> _ABOUT THIS EXERCISE_: Among the entries that follow, how many lines contain the word "molar"? Give the number alone.

> _Dataset entries_:

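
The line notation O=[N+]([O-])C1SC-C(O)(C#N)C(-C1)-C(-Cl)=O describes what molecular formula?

Heavy atoms from the SMILES: 7 C, 1 Cl, 2 N, 4 O, 1 S.
Implicit hydrogens by atom environment:
  3 × C: no H
  2 × C: 2 H each → 4
  2 × C: 1 H each → 2
  2 × O: no H
  1 × Cl: no H
  1 × N: no H
  1 × N (charge +1): no H
  1 × O: 1 H
  1 × O (charge -1): no H
  1 × S: no H
  Total hydrogens = 7.
Molecular formula: C7H7ClN2O4S

C7H7ClN2O4S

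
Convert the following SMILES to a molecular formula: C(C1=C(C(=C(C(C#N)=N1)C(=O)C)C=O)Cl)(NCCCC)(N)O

C14H17ClN4O3

Heavy atoms from the SMILES: 14 C, 1 Cl, 4 N, 3 O.
Implicit hydrogens by atom environment:
  5 × C (aromatic): no H
  3 × C: 2 H each → 6
  3 × C: no H
  2 × C: 3 H each → 6
  2 × O: no H
  1 × C: 1 H
  1 × Cl: no H
  1 × N: 2 H
  1 × N: 1 H
  1 × N (aromatic): no H
  1 × N: no H
  1 × O: 1 H
  Total hydrogens = 17.
Molecular formula: C14H17ClN4O3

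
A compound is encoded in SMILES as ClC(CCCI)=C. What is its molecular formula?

C5H8ClI

Heavy atoms from the SMILES: 5 C, 1 Cl, 1 I.
Implicit hydrogens by atom environment:
  4 × C: 2 H each → 8
  1 × C: no H
  1 × Cl: no H
  1 × I: no H
  Total hydrogens = 8.
Molecular formula: C5H8ClI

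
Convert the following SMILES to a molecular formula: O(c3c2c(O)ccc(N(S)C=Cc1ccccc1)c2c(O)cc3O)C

Heavy atoms from the SMILES: 19 C, 1 N, 4 O, 1 S.
Implicit hydrogens by atom environment:
  8 × C (aromatic): 1 H each → 8
  8 × C (aromatic): no H
  3 × O: 1 H each → 3
  2 × C: 1 H each → 2
  1 × C: 3 H
  1 × N: no H
  1 × O: no H
  1 × S: 1 H
  Total hydrogens = 17.
Molecular formula: C19H17NO4S

C19H17NO4S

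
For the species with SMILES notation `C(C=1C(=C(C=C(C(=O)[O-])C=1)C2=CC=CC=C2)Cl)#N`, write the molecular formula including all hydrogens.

C14H7ClNO2-

Heavy atoms from the SMILES: 14 C, 1 Cl, 1 N, 2 O.
Implicit hydrogens by atom environment:
  7 × C (aromatic): 1 H each → 7
  5 × C (aromatic): no H
  2 × C: no H
  1 × Cl: no H
  1 × N: no H
  1 × O: no H
  1 × O (charge -1): no H
  Total hydrogens = 7.
Net charge -1.
Molecular formula: C14H7ClNO2-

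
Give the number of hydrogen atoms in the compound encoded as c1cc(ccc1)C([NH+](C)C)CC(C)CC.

Hydrogens are implicit in SMILES; fill each atom to its normal valence:
  5 × C (aromatic): 1 H each → 5
  4 × C: 3 H each → 12
  2 × C: 2 H each → 4
  2 × C: 1 H each → 2
  1 × C (aromatic): no H
  1 × N (charge +1): 1 H
  Total hydrogens = 24.

24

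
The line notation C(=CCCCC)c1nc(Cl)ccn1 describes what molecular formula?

Heavy atoms from the SMILES: 10 C, 1 Cl, 2 N.
Implicit hydrogens by atom environment:
  3 × C: 2 H each → 6
  2 × C (aromatic): 1 H each → 2
  2 × C: 1 H each → 2
  2 × C (aromatic): no H
  2 × N (aromatic): no H
  1 × C: 3 H
  1 × Cl: no H
  Total hydrogens = 13.
Molecular formula: C10H13ClN2

C10H13ClN2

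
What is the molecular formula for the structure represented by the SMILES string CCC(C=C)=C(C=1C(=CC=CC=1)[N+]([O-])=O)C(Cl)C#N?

C14H13ClN2O2

Heavy atoms from the SMILES: 14 C, 1 Cl, 2 N, 2 O.
Implicit hydrogens by atom environment:
  4 × C (aromatic): 1 H each → 4
  3 × C: no H
  2 × C: 2 H each → 4
  2 × C: 1 H each → 2
  2 × C (aromatic): no H
  1 × C: 3 H
  1 × Cl: no H
  1 × N: no H
  1 × N (charge +1): no H
  1 × O: no H
  1 × O (charge -1): no H
  Total hydrogens = 13.
Molecular formula: C14H13ClN2O2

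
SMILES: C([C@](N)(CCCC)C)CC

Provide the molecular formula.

C9H21N

Heavy atoms from the SMILES: 9 C, 1 N.
Implicit hydrogens by atom environment:
  5 × C: 2 H each → 10
  3 × C: 3 H each → 9
  1 × C: no H
  1 × N: 2 H
  Total hydrogens = 21.
Molecular formula: C9H21N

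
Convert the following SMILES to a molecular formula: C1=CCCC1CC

C7H12

Heavy atoms from the SMILES: 7 C.
Implicit hydrogens by atom environment:
  3 × C: 2 H each → 6
  3 × C: 1 H each → 3
  1 × C: 3 H
  Total hydrogens = 12.
Molecular formula: C7H12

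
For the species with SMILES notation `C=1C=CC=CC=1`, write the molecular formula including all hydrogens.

Heavy atoms from the SMILES: 6 C.
Implicit hydrogens by atom environment:
  6 × C (aromatic): 1 H each → 6
  Total hydrogens = 6.
Molecular formula: C6H6

C6H6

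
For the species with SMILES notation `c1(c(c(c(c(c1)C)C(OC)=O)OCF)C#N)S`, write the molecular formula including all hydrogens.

C11H10FNO3S

Heavy atoms from the SMILES: 11 C, 1 F, 1 N, 3 O, 1 S.
Implicit hydrogens by atom environment:
  5 × C (aromatic): no H
  3 × O: no H
  2 × C: 3 H each → 6
  2 × C: no H
  1 × C: 2 H
  1 × C (aromatic): 1 H
  1 × F: no H
  1 × N: no H
  1 × S: 1 H
  Total hydrogens = 10.
Molecular formula: C11H10FNO3S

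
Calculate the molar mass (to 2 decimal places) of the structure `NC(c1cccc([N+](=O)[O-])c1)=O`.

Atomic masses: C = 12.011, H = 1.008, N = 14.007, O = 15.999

Molecular formula: C7H6N2O3.
M = 7×12.011 + 6×1.008 + 2×14.007 + 3×15.999 = 166.14 g/mol.

166.14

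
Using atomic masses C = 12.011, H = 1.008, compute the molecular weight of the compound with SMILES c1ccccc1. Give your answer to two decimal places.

78.11

Molecular formula: C6H6.
M = 6×12.011 + 6×1.008 = 78.11 g/mol.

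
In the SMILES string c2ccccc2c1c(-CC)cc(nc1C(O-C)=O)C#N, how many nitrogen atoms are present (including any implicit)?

2

The symbol for nitrogen appears 2 times in the SMILES.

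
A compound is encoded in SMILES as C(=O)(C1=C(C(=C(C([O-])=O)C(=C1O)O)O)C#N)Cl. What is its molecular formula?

Heavy atoms from the SMILES: 9 C, 1 Cl, 1 N, 6 O.
Implicit hydrogens by atom environment:
  6 × C (aromatic): no H
  3 × C: no H
  3 × O: 1 H each → 3
  2 × O: no H
  1 × Cl: no H
  1 × N: no H
  1 × O (charge -1): no H
  Total hydrogens = 3.
Net charge -1.
Molecular formula: C9H3ClNO6-

C9H3ClNO6-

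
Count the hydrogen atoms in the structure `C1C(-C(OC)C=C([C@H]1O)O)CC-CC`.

Hydrogens are implicit in SMILES; fill each atom to its normal valence:
  4 × C: 2 H each → 8
  4 × C: 1 H each → 4
  2 × C: 3 H each → 6
  2 × O: 1 H each → 2
  1 × C: no H
  1 × O: no H
  Total hydrogens = 20.

20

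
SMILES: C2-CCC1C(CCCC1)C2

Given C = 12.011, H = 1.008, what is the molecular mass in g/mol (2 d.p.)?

138.25

Molecular formula: C10H18.
M = 10×12.011 + 18×1.008 = 138.25 g/mol.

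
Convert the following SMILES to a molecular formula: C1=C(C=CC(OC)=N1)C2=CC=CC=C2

C12H11NO

Heavy atoms from the SMILES: 12 C, 1 N, 1 O.
Implicit hydrogens by atom environment:
  8 × C (aromatic): 1 H each → 8
  3 × C (aromatic): no H
  1 × C: 3 H
  1 × N (aromatic): no H
  1 × O: no H
  Total hydrogens = 11.
Molecular formula: C12H11NO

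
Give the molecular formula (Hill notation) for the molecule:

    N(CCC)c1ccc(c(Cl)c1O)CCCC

Heavy atoms from the SMILES: 13 C, 1 Cl, 1 N, 1 O.
Implicit hydrogens by atom environment:
  5 × C: 2 H each → 10
  4 × C (aromatic): no H
  2 × C: 3 H each → 6
  2 × C (aromatic): 1 H each → 2
  1 × Cl: no H
  1 × N: 1 H
  1 × O: 1 H
  Total hydrogens = 20.
Molecular formula: C13H20ClNO

C13H20ClNO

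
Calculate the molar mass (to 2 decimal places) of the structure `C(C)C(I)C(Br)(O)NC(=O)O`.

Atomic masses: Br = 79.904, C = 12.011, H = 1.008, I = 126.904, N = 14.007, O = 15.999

337.94

Molecular formula: C5H9BrINO3.
M = 1×79.904 + 5×12.011 + 9×1.008 + 1×126.904 + 1×14.007 + 3×15.999 = 337.94 g/mol.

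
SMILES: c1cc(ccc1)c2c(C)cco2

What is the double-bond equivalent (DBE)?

7

Molecular formula from the SMILES: C11H10O.
DoU = (2C + 2 + N − H − X)/2 = (2·11 + 2 + 0 − 10 − 0)/2 = 14/2 = 7.
(Structurally: 2 ring(s) + 5 π bond(s) = 7.)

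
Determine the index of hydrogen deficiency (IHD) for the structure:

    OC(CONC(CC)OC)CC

0

Molecular formula from the SMILES: C8H19NO3.
DoU = (2C + 2 + N − H − X)/2 = (2·8 + 2 + 1 − 19 − 0)/2 = 0/2 = 0.
(Structurally: 0 ring(s) + 0 π bond(s) = 0.)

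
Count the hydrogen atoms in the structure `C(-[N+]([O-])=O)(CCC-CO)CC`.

15

Hydrogens are implicit in SMILES; fill each atom to its normal valence:
  5 × C: 2 H each → 10
  1 × C: 3 H
  1 × C: 1 H
  1 × N (charge +1): no H
  1 × O: 1 H
  1 × O: no H
  1 × O (charge -1): no H
  Total hydrogens = 15.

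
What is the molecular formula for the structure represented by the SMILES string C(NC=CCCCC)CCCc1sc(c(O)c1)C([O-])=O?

C15H22NO3S-

Heavy atoms from the SMILES: 15 C, 1 N, 3 O, 1 S.
Implicit hydrogens by atom environment:
  7 × C: 2 H each → 14
  3 × C (aromatic): no H
  2 × C: 1 H each → 2
  1 × C: 3 H
  1 × C (aromatic): 1 H
  1 × C: no H
  1 × N: 1 H
  1 × O: 1 H
  1 × O: no H
  1 × O (charge -1): no H
  1 × S (aromatic): no H
  Total hydrogens = 22.
Net charge -1.
Molecular formula: C15H22NO3S-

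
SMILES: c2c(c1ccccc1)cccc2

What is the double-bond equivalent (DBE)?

Molecular formula from the SMILES: C12H10.
DoU = (2C + 2 + N − H − X)/2 = (2·12 + 2 + 0 − 10 − 0)/2 = 16/2 = 8.
(Structurally: 2 ring(s) + 6 π bond(s) = 8.)

8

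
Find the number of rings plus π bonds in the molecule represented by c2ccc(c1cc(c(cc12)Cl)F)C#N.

Molecular formula from the SMILES: C11H5ClFN.
DoU = (2C + 2 + N − H − X)/2 = (2·11 + 2 + 1 − 5 − 2)/2 = 18/2 = 9.
(Structurally: 2 ring(s) + 7 π bond(s) = 9.)

9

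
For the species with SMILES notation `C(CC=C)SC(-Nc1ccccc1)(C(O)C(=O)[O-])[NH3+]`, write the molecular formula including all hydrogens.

Heavy atoms from the SMILES: 13 C, 2 N, 3 O, 1 S.
Implicit hydrogens by atom environment:
  5 × C (aromatic): 1 H each → 5
  3 × C: 2 H each → 6
  2 × C: 1 H each → 2
  2 × C: no H
  1 × C (aromatic): no H
  1 × N (charge +1): 3 H
  1 × N: 1 H
  1 × O: 1 H
  1 × O: no H
  1 × O (charge -1): no H
  1 × S: no H
  Total hydrogens = 18.
Molecular formula: C13H18N2O3S

C13H18N2O3S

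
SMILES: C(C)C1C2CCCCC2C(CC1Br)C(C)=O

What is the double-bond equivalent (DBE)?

3

Molecular formula from the SMILES: C14H23BrO.
DoU = (2C + 2 + N − H − X)/2 = (2·14 + 2 + 0 − 23 − 1)/2 = 6/2 = 3.
(Structurally: 2 ring(s) + 1 π bond(s) = 3.)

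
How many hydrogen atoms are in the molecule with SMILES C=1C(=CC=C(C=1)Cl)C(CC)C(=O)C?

13

Hydrogens are implicit in SMILES; fill each atom to its normal valence:
  4 × C (aromatic): 1 H each → 4
  2 × C: 3 H each → 6
  2 × C (aromatic): no H
  1 × C: 2 H
  1 × C: 1 H
  1 × C: no H
  1 × Cl: no H
  1 × O: no H
  Total hydrogens = 13.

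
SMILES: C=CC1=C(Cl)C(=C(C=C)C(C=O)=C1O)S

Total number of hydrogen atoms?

9

Hydrogens are implicit in SMILES; fill each atom to its normal valence:
  6 × C (aromatic): no H
  3 × C: 1 H each → 3
  2 × C: 2 H each → 4
  1 × Cl: no H
  1 × O: 1 H
  1 × O: no H
  1 × S: 1 H
  Total hydrogens = 9.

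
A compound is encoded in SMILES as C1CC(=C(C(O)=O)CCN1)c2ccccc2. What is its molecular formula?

Heavy atoms from the SMILES: 13 C, 1 N, 2 O.
Implicit hydrogens by atom environment:
  5 × C (aromatic): 1 H each → 5
  4 × C: 2 H each → 8
  3 × C: no H
  1 × C (aromatic): no H
  1 × N: 1 H
  1 × O: 1 H
  1 × O: no H
  Total hydrogens = 15.
Molecular formula: C13H15NO2

C13H15NO2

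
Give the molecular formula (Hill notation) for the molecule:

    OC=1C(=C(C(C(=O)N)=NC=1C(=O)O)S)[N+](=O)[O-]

C7H5N3O6S

Heavy atoms from the SMILES: 7 C, 3 N, 6 O, 1 S.
Implicit hydrogens by atom environment:
  5 × C (aromatic): no H
  3 × O: no H
  2 × C: no H
  2 × O: 1 H each → 2
  1 × N: 2 H
  1 × N (aromatic): no H
  1 × N (charge +1): no H
  1 × O (charge -1): no H
  1 × S: 1 H
  Total hydrogens = 5.
Molecular formula: C7H5N3O6S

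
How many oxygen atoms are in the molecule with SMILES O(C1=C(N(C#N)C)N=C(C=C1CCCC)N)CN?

1

The symbol for oxygen appears 1 time in the SMILES.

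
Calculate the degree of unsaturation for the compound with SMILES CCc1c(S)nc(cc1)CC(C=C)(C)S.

Molecular formula from the SMILES: C12H17NS2.
DoU = (2C + 2 + N − H − X)/2 = (2·12 + 2 + 1 − 17 − 0)/2 = 10/2 = 5.
(Structurally: 1 ring(s) + 4 π bond(s) = 5.)

5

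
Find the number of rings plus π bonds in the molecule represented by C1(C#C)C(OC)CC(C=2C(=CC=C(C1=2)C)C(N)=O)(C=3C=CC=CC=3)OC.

Molecular formula from the SMILES: C22H23NO3.
DoU = (2C + 2 + N − H − X)/2 = (2·22 + 2 + 1 − 23 − 0)/2 = 24/2 = 12.
(Structurally: 3 ring(s) + 9 π bond(s) = 12.)

12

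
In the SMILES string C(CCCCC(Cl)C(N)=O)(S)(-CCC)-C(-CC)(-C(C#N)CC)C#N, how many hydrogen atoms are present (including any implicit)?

Hydrogens are implicit in SMILES; fill each atom to its normal valence:
  8 × C: 2 H each → 16
  5 × C: no H
  3 × C: 3 H each → 9
  2 × C: 1 H each → 2
  2 × N: no H
  1 × Cl: no H
  1 × N: 2 H
  1 × O: no H
  1 × S: 1 H
  Total hydrogens = 30.

30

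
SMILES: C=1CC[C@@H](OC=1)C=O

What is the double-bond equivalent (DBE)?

3

Molecular formula from the SMILES: C6H8O2.
DoU = (2C + 2 + N − H − X)/2 = (2·6 + 2 + 0 − 8 − 0)/2 = 6/2 = 3.
(Structurally: 1 ring(s) + 2 π bond(s) = 3.)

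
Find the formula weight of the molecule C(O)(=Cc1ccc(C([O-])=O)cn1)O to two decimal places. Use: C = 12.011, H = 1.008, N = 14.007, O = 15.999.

Molecular formula: C8H6NO4-.
M = 8×12.011 + 6×1.008 + 1×14.007 + 4×15.999 = 180.14 g/mol.

180.14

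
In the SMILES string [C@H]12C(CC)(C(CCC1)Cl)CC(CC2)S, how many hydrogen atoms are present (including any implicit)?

21

Hydrogens are implicit in SMILES; fill each atom to its normal valence:
  7 × C: 2 H each → 14
  3 × C: 1 H each → 3
  1 × C: 3 H
  1 × C: no H
  1 × Cl: no H
  1 × S: 1 H
  Total hydrogens = 21.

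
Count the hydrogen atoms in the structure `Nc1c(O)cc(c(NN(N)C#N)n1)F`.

7

Hydrogens are implicit in SMILES; fill each atom to its normal valence:
  4 × C (aromatic): no H
  2 × N: 2 H each → 4
  2 × N: no H
  1 × C (aromatic): 1 H
  1 × C: no H
  1 × F: no H
  1 × N: 1 H
  1 × N (aromatic): no H
  1 × O: 1 H
  Total hydrogens = 7.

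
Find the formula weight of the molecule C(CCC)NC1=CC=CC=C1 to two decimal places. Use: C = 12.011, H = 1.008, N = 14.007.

149.24

Molecular formula: C10H15N.
M = 10×12.011 + 15×1.008 + 1×14.007 = 149.24 g/mol.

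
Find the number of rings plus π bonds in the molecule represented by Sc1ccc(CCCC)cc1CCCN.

Molecular formula from the SMILES: C13H21NS.
DoU = (2C + 2 + N − H − X)/2 = (2·13 + 2 + 1 − 21 − 0)/2 = 8/2 = 4.
(Structurally: 1 ring(s) + 3 π bond(s) = 4.)

4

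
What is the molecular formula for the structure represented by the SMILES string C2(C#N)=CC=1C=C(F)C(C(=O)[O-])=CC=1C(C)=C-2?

Heavy atoms from the SMILES: 13 C, 1 F, 1 N, 2 O.
Implicit hydrogens by atom environment:
  6 × C (aromatic): no H
  4 × C (aromatic): 1 H each → 4
  2 × C: no H
  1 × C: 3 H
  1 × F: no H
  1 × N: no H
  1 × O: no H
  1 × O (charge -1): no H
  Total hydrogens = 7.
Net charge -1.
Molecular formula: C13H7FNO2-

C13H7FNO2-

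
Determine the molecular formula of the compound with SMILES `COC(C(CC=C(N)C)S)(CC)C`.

C10H21NOS

Heavy atoms from the SMILES: 10 C, 1 N, 1 O, 1 S.
Implicit hydrogens by atom environment:
  4 × C: 3 H each → 12
  2 × C: 2 H each → 4
  2 × C: 1 H each → 2
  2 × C: no H
  1 × N: 2 H
  1 × O: no H
  1 × S: 1 H
  Total hydrogens = 21.
Molecular formula: C10H21NOS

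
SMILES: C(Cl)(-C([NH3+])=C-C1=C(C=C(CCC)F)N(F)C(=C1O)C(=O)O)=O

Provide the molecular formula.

C13H14ClF2N2O4+

Heavy atoms from the SMILES: 13 C, 1 Cl, 2 F, 2 N, 4 O.
Implicit hydrogens by atom environment:
  4 × C (aromatic): no H
  4 × C: no H
  2 × C: 2 H each → 4
  2 × C: 1 H each → 2
  2 × F: no H
  2 × O: 1 H each → 2
  2 × O: no H
  1 × C: 3 H
  1 × Cl: no H
  1 × N (charge +1): 3 H
  1 × N (aromatic): no H
  Total hydrogens = 14.
Net charge +1.
Molecular formula: C13H14ClF2N2O4+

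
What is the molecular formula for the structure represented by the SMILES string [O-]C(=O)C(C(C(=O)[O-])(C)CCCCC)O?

[C10H16O5]2-

Heavy atoms from the SMILES: 10 C, 5 O.
Implicit hydrogens by atom environment:
  4 × C: 2 H each → 8
  3 × C: no H
  2 × C: 3 H each → 6
  2 × O: no H
  2 × O (charge -1): no H
  1 × C: 1 H
  1 × O: 1 H
  Total hydrogens = 16.
Net charge -2.
Molecular formula: [C10H16O5]2-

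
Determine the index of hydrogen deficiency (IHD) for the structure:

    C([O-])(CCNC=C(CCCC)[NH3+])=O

2

Molecular formula from the SMILES: C9H18N2O2.
DoU = (2C + 2 + N − H − X)/2 = (2·9 + 2 + 2 − 18 − 0)/2 = 4/2 = 2.
(Structurally: 0 ring(s) + 2 π bond(s) = 2.)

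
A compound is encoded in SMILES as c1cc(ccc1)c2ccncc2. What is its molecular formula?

C11H9N

Heavy atoms from the SMILES: 11 C, 1 N.
Implicit hydrogens by atom environment:
  9 × C (aromatic): 1 H each → 9
  2 × C (aromatic): no H
  1 × N (aromatic): no H
  Total hydrogens = 9.
Molecular formula: C11H9N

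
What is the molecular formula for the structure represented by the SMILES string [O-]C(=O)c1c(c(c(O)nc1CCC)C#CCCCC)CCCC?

C19H26NO3-

Heavy atoms from the SMILES: 19 C, 1 N, 3 O.
Implicit hydrogens by atom environment:
  8 × C: 2 H each → 16
  5 × C (aromatic): no H
  3 × C: 3 H each → 9
  3 × C: no H
  1 × N (aromatic): no H
  1 × O: 1 H
  1 × O: no H
  1 × O (charge -1): no H
  Total hydrogens = 26.
Net charge -1.
Molecular formula: C19H26NO3-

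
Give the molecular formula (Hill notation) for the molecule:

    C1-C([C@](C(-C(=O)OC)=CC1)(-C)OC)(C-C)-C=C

Heavy atoms from the SMILES: 14 C, 3 O.
Implicit hydrogens by atom environment:
  4 × C: 3 H each → 12
  4 × C: 2 H each → 8
  4 × C: no H
  3 × O: no H
  2 × C: 1 H each → 2
  Total hydrogens = 22.
Molecular formula: C14H22O3

C14H22O3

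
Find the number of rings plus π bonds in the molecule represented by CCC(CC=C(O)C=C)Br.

2

Molecular formula from the SMILES: C8H13BrO.
DoU = (2C + 2 + N − H − X)/2 = (2·8 + 2 + 0 − 13 − 1)/2 = 4/2 = 2.
(Structurally: 0 ring(s) + 2 π bond(s) = 2.)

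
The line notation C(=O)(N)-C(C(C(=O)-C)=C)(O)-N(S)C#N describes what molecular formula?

C7H9N3O3S

Heavy atoms from the SMILES: 7 C, 3 N, 3 O, 1 S.
Implicit hydrogens by atom environment:
  5 × C: no H
  2 × N: no H
  2 × O: no H
  1 × C: 3 H
  1 × C: 2 H
  1 × N: 2 H
  1 × O: 1 H
  1 × S: 1 H
  Total hydrogens = 9.
Molecular formula: C7H9N3O3S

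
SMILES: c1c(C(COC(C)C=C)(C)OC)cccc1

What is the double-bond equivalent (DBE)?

Molecular formula from the SMILES: C14H20O2.
DoU = (2C + 2 + N − H − X)/2 = (2·14 + 2 + 0 − 20 − 0)/2 = 10/2 = 5.
(Structurally: 1 ring(s) + 4 π bond(s) = 5.)

5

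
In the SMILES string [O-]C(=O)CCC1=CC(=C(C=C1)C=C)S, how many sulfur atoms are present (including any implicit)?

1

The symbol for sulfur appears 1 time in the SMILES.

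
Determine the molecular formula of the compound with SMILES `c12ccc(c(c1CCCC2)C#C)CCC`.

Heavy atoms from the SMILES: 15 C.
Implicit hydrogens by atom environment:
  6 × C: 2 H each → 12
  4 × C (aromatic): no H
  2 × C (aromatic): 1 H each → 2
  1 × C: 3 H
  1 × C: 1 H
  1 × C: no H
  Total hydrogens = 18.
Molecular formula: C15H18

C15H18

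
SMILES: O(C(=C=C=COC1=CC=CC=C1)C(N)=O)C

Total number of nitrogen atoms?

1

The symbol for nitrogen appears 1 time in the SMILES.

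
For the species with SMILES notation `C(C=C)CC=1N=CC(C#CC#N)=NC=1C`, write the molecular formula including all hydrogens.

C12H11N3

Heavy atoms from the SMILES: 12 C, 3 N.
Implicit hydrogens by atom environment:
  3 × C: 2 H each → 6
  3 × C (aromatic): no H
  3 × C: no H
  2 × N (aromatic): no H
  1 × C: 3 H
  1 × C (aromatic): 1 H
  1 × C: 1 H
  1 × N: no H
  Total hydrogens = 11.
Molecular formula: C12H11N3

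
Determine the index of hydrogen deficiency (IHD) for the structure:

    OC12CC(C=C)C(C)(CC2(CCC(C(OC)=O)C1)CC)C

Molecular formula from the SMILES: C18H30O3.
DoU = (2C + 2 + N − H − X)/2 = (2·18 + 2 + 0 − 30 − 0)/2 = 8/2 = 4.
(Structurally: 2 ring(s) + 2 π bond(s) = 4.)

4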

> _TASK SOLUTION_: 2